◆ Available records
=-=-=

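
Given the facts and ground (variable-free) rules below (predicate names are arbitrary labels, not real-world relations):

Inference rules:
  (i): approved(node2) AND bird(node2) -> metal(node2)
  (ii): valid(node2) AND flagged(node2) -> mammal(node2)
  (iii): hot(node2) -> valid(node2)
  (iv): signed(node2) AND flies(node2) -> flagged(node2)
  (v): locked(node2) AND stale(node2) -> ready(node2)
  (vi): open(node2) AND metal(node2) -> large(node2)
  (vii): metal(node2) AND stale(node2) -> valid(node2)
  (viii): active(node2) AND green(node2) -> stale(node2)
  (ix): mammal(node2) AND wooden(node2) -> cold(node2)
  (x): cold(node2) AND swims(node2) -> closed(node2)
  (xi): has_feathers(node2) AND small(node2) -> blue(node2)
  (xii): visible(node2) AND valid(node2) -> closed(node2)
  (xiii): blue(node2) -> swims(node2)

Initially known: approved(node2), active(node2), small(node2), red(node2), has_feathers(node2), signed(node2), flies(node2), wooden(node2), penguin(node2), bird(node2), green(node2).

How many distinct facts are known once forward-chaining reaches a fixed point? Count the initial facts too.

20

Round 1: (i) [approved(node2) AND bird(node2) -> metal(node2)]; (iv) [signed(node2) AND flies(node2) -> flagged(node2)]; (viii) [active(node2) AND green(node2) -> stale(node2)]; (xi) [has_feathers(node2) AND small(node2) -> blue(node2)]. New: metal(node2), flagged(node2), stale(node2), blue(node2).
Round 2: (vii) [metal(node2) AND stale(node2) -> valid(node2)]; (xiii) [blue(node2) -> swims(node2)]. New: valid(node2), swims(node2).
Round 3: (ii) [valid(node2) AND flagged(node2) -> mammal(node2)]. New: mammal(node2).
Round 4: (ix) [mammal(node2) AND wooden(node2) -> cold(node2)]. New: cold(node2).
Round 5: (x) [cold(node2) AND swims(node2) -> closed(node2)]. New: closed(node2).
Closure: {active(node2), approved(node2), bird(node2), blue(node2), closed(node2), cold(node2), flagged(node2), flies(node2), green(node2), has_feathers(node2), mammal(node2), metal(node2), penguin(node2), red(node2), signed(node2), small(node2), stale(node2), swims(node2), valid(node2), wooden(node2)} — 20 facts.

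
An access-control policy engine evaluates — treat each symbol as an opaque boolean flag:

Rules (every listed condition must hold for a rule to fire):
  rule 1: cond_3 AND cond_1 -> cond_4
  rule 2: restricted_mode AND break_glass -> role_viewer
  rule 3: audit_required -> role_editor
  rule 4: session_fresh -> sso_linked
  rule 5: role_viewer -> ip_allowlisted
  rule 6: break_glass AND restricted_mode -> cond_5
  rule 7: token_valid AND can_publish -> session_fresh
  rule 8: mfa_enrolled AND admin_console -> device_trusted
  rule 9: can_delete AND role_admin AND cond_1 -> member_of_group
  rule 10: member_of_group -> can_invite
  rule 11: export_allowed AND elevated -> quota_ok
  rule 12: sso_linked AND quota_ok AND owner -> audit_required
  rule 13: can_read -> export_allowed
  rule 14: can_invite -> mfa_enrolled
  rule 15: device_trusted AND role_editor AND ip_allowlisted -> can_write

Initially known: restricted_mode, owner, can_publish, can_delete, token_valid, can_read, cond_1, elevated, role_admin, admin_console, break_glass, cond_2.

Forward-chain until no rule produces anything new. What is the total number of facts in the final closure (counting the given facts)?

26

Round 1: rule 2 [restricted_mode AND break_glass -> role_viewer]; rule 6 [break_glass AND restricted_mode -> cond_5]; rule 7 [token_valid AND can_publish -> session_fresh]; rule 9 [can_delete AND role_admin AND cond_1 -> member_of_group]; rule 13 [can_read -> export_allowed]. New: role_viewer, cond_5, session_fresh, member_of_group, export_allowed.
Round 2: rule 4 [session_fresh -> sso_linked]; rule 5 [role_viewer -> ip_allowlisted]; rule 10 [member_of_group -> can_invite]; rule 11 [export_allowed AND elevated -> quota_ok]. New: sso_linked, ip_allowlisted, can_invite, quota_ok.
Round 3: rule 12 [sso_linked AND quota_ok AND owner -> audit_required]; rule 14 [can_invite -> mfa_enrolled]. New: audit_required, mfa_enrolled.
Round 4: rule 3 [audit_required -> role_editor]; rule 8 [mfa_enrolled AND admin_console -> device_trusted]. New: role_editor, device_trusted.
Round 5: rule 15 [device_trusted AND role_editor AND ip_allowlisted -> can_write]. New: can_write.
Closure: {admin_console, audit_required, break_glass, can_delete, can_invite, can_publish, can_read, can_write, cond_1, cond_2, cond_5, device_trusted, elevated, export_allowed, ip_allowlisted, member_of_group, mfa_enrolled, owner, quota_ok, restricted_mode, role_admin, role_editor, role_viewer, session_fresh, sso_linked, token_valid} — 26 facts.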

=-=-=

◆ Exercise prompt
Retype nothing except the lines from the line holding "rule 13: can_read -> export_allowed" through the last line of the entries, both included.

◆ Reply to the exercise
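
  rule 13: can_read -> export_allowed
  rule 14: can_invite -> mfa_enrolled
  rule 15: device_trusted AND role_editor AND ip_allowlisted -> can_write

Initially known: restricted_mode, owner, can_publish, can_delete, token_valid, can_read, cond_1, elevated, role_admin, admin_console, break_glass, cond_2.

Forward-chain until no rule produces anything new. What is the total number of facts in the final closure (counting the given facts)?

26

Round 1: rule 2 [restricted_mode AND break_glass -> role_viewer]; rule 6 [break_glass AND restricted_mode -> cond_5]; rule 7 [token_valid AND can_publish -> session_fresh]; rule 9 [can_delete AND role_admin AND cond_1 -> member_of_group]; rule 13 [can_read -> export_allowed]. New: role_viewer, cond_5, session_fresh, member_of_group, export_allowed.
Round 2: rule 4 [session_fresh -> sso_linked]; rule 5 [role_viewer -> ip_allowlisted]; rule 10 [member_of_group -> can_invite]; rule 11 [export_allowed AND elevated -> quota_ok]. New: sso_linked, ip_allowlisted, can_invite, quota_ok.
Round 3: rule 12 [sso_linked AND quota_ok AND owner -> audit_required]; rule 14 [can_invite -> mfa_enrolled]. New: audit_required, mfa_enrolled.
Round 4: rule 3 [audit_required -> role_editor]; rule 8 [mfa_enrolled AND admin_console -> device_trusted]. New: role_editor, device_trusted.
Round 5: rule 15 [device_trusted AND role_editor AND ip_allowlisted -> can_write]. New: can_write.
Closure: {admin_console, audit_required, break_glass, can_delete, can_invite, can_publish, can_read, can_write, cond_1, cond_2, cond_5, device_trusted, elevated, export_allowed, ip_allowlisted, member_of_group, mfa_enrolled, owner, quota_ok, restricted_mode, role_admin, role_editor, role_viewer, session_fresh, sso_linked, token_valid} — 26 facts.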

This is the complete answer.